- Goal of the exercise: With every line kept intact, print the entries that appear below.
-- Exercise input follows --
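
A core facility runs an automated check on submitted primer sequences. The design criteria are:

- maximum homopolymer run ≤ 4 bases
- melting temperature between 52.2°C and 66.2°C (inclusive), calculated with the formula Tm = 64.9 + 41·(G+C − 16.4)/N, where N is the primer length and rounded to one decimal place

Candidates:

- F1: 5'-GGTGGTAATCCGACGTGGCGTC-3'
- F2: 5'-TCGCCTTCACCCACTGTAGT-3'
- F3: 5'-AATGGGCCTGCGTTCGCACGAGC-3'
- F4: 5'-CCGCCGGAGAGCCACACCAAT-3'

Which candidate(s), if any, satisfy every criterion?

F1, F2, F3 and F4.

F1 (22 nt, A=3 T=5 G=9 C=5): longest run = 2 ✓; Tm = 64.9 + 41·(14 − 16.4)/22 = 60.4°C ✓ — passes.
F2 (20 nt, A=3 T=6 G=3 C=8): longest run = 3 ✓; Tm = 64.9 + 41·(11 − 16.4)/20 = 53.8°C ✓ — passes.
F3 (23 nt, A=4 T=4 G=8 C=7): longest run = 3 ✓; Tm = 64.9 + 41·(15 − 16.4)/23 = 62.4°C ✓ — passes.
F4 (21 nt, A=6 T=1 G=5 C=9): longest run = 2 ✓; Tm = 64.9 + 41·(14 − 16.4)/21 = 60.2°C ✓ — passes.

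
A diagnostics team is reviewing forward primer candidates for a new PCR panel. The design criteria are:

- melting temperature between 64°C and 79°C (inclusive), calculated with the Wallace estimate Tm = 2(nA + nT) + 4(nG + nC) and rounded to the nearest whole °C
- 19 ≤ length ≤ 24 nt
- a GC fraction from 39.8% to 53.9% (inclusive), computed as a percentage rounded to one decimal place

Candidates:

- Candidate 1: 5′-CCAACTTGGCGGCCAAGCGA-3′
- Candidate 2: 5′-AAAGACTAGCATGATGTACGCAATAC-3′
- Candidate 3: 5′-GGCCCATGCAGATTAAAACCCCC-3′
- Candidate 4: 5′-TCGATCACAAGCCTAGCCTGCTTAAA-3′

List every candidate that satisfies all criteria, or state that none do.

None of the candidates satisfy all criteria.

Candidate 1 (20 nt, A=5 T=2 G=6 C=7): Tm = 2·7 + 4·13 = 66°C ✓; length 20 ✓; GC 13/20 = 65.0%, outside 39.8–53.9% ✗ — fails.
Candidate 2 (26 nt, A=11 T=5 G=5 C=5): Tm = 2·16 + 4·10 = 72°C ✓; length 26, outside 19–24 ✗; GC 10/26 = 38.5%, outside 39.8–53.9% ✗ — fails.
Candidate 3 (23 nt, A=7 T=3 G=4 C=9): Tm = 2·10 + 4·13 = 72°C ✓; length 23 ✓; GC 13/23 = 56.5%, outside 39.8–53.9% ✗ — fails.
Candidate 4 (26 nt, A=8 T=6 G=4 C=8): Tm = 2·14 + 4·12 = 76°C ✓; length 26, outside 19–24 ✗; GC 12/26 = 46.2% ✓ — fails.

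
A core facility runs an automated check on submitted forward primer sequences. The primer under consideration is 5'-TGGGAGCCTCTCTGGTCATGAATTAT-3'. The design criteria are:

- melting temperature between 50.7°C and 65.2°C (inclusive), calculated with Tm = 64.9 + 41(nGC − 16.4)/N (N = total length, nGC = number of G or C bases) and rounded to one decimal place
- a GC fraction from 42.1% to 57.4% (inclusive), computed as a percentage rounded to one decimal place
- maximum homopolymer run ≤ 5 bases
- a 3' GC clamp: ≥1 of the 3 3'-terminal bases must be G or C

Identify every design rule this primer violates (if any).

Base counts: A=5, T=9, G=7, C=5 (length 26).
Tm: Tm = 64.9 + 41·(12 − 16.4)/26 = 58.0°C ✓
GC content: GC 12/26 = 46.2% ✓
homopolymer run: longest run = 3 ✓
GC clamp: 3' end TAT has 0 G/C, need ≥1 ✗

Fails: GC clamp.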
-- Exercise input concluded --
- Solution below:
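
A core facility runs an automated check on submitted primer sequences. The design criteria are:

- maximum homopolymer run ≤ 4 bases
- melting temperature between 52.2°C and 66.2°C (inclusive), calculated with the formula Tm = 64.9 + 41·(G+C − 16.4)/N, where N is the primer length and rounded to one decimal place

Candidates:

- F1: 5'-GGTGGTAATCCGACGTGGCGTC-3'
- F2: 5'-TCGCCTTCACCCACTGTAGT-3'
- F3: 5'-AATGGGCCTGCGTTCGCACGAGC-3'
- F4: 5'-CCGCCGGAGAGCCACACCAAT-3'

Which candidate(s), if any, satisfy every criterion?

F1, F2, F3 and F4.

F1 (22 nt, A=3 T=5 G=9 C=5): longest run = 2 ✓; Tm = 64.9 + 41·(14 − 16.4)/22 = 60.4°C ✓ — passes.
F2 (20 nt, A=3 T=6 G=3 C=8): longest run = 3 ✓; Tm = 64.9 + 41·(11 − 16.4)/20 = 53.8°C ✓ — passes.
F3 (23 nt, A=4 T=4 G=8 C=7): longest run = 3 ✓; Tm = 64.9 + 41·(15 − 16.4)/23 = 62.4°C ✓ — passes.
F4 (21 nt, A=6 T=1 G=5 C=9): longest run = 2 ✓; Tm = 64.9 + 41·(14 − 16.4)/21 = 60.2°C ✓ — passes.

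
A diagnostics team is reviewing forward primer candidates for a new PCR panel. The design criteria are:

- melting temperature between 64°C and 79°C (inclusive), calculated with the Wallace estimate Tm = 2(nA + nT) + 4(nG + nC) and rounded to the nearest whole °C
- 19 ≤ length ≤ 24 nt
- a GC fraction from 39.8% to 53.9% (inclusive), computed as a percentage rounded to one decimal place

Candidates:

- Candidate 1: 5′-CCAACTTGGCGGCCAAGCGA-3′
- Candidate 2: 5′-AAAGACTAGCATGATGTACGCAATAC-3′
- Candidate 3: 5′-GGCCCATGCAGATTAAAACCCCC-3′
- Candidate 4: 5′-TCGATCACAAGCCTAGCCTGCTTAAA-3′

List every candidate that satisfies all criteria, or state that none do.

None of the candidates satisfy all criteria.

Candidate 1 (20 nt, A=5 T=2 G=6 C=7): Tm = 2·7 + 4·13 = 66°C ✓; length 20 ✓; GC 13/20 = 65.0%, outside 39.8–53.9% ✗ — fails.
Candidate 2 (26 nt, A=11 T=5 G=5 C=5): Tm = 2·16 + 4·10 = 72°C ✓; length 26, outside 19–24 ✗; GC 10/26 = 38.5%, outside 39.8–53.9% ✗ — fails.
Candidate 3 (23 nt, A=7 T=3 G=4 C=9): Tm = 2·10 + 4·13 = 72°C ✓; length 23 ✓; GC 13/23 = 56.5%, outside 39.8–53.9% ✗ — fails.
Candidate 4 (26 nt, A=8 T=6 G=4 C=8): Tm = 2·14 + 4·12 = 76°C ✓; length 26, outside 19–24 ✗; GC 12/26 = 46.2% ✓ — fails.

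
A core facility runs an automated check on submitted forward primer sequences. The primer under consideration is 5'-TGGGAGCCTCTCTGGTCATGAATTAT-3'. The design criteria are:

- melting temperature between 50.7°C and 65.2°C (inclusive), calculated with Tm = 64.9 + 41(nGC − 16.4)/N (N = total length, nGC = number of G or C bases) and rounded to one decimal place
- a GC fraction from 42.1% to 57.4% (inclusive), computed as a percentage rounded to one decimal place
- maximum homopolymer run ≤ 5 bases
- a 3' GC clamp: ≥1 of the 3 3'-terminal bases must be G or C

Identify every design rule this primer violates (if any).

Base counts: A=5, T=9, G=7, C=5 (length 26).
Tm: Tm = 64.9 + 41·(12 − 16.4)/26 = 58.0°C ✓
GC content: GC 12/26 = 46.2% ✓
homopolymer run: longest run = 3 ✓
GC clamp: 3' end TAT has 0 G/C, need ≥1 ✗

Fails: GC clamp.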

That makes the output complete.